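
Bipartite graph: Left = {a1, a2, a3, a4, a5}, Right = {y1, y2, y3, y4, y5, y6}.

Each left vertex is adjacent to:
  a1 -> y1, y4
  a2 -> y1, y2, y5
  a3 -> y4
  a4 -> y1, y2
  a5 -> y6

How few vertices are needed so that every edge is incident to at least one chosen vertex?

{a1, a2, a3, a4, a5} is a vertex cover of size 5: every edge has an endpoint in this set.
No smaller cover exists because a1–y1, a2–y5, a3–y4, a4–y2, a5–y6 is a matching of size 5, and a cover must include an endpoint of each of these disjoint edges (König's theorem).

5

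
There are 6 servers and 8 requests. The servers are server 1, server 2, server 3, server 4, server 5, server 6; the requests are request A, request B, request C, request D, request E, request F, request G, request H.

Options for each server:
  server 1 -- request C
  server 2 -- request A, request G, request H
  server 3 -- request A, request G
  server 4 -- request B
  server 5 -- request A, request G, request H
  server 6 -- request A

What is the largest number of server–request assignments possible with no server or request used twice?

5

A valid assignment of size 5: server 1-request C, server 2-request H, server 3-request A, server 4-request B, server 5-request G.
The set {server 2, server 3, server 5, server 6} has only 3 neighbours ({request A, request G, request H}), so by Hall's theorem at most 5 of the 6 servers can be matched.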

********

*What you need to do*.
Transcribe the whole listing with every word preserved.

*Output for this task*.
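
Bipartite graph: Left = {a1, a2, a3, a4, a5}, Right = {y1, y2, y3, y4, y5, y6}.

Each left vertex is adjacent to:
  a1 -> y1, y4
  a2 -> y1, y2, y5
  a3 -> y4
  a4 -> y1, y2
  a5 -> y6

How few vertices are needed so that every edge is incident to at least one chosen vertex?

{a1, a2, a3, a4, a5} is a vertex cover of size 5: every edge has an endpoint in this set.
No smaller cover exists because a1–y1, a2–y5, a3–y4, a4–y2, a5–y6 is a matching of size 5, and a cover must include an endpoint of each of these disjoint edges (König's theorem).

5

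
There are 6 servers and 8 requests. The servers are server 1, server 2, server 3, server 4, server 5, server 6; the requests are request A, request B, request C, request D, request E, request F, request G, request H.

Options for each server:
  server 1 -- request C
  server 2 -- request A, request G, request H
  server 3 -- request A, request G
  server 4 -- request B
  server 5 -- request A, request G, request H
  server 6 -- request A

What is the largest number of server–request assignments possible with no server or request used twice?

5

A valid assignment of size 5: server 1-request C, server 2-request H, server 3-request A, server 4-request B, server 5-request G.
The set {server 2, server 3, server 5, server 6} has only 3 neighbours ({request A, request G, request H}), so by Hall's theorem at most 5 of the 6 servers can be matched.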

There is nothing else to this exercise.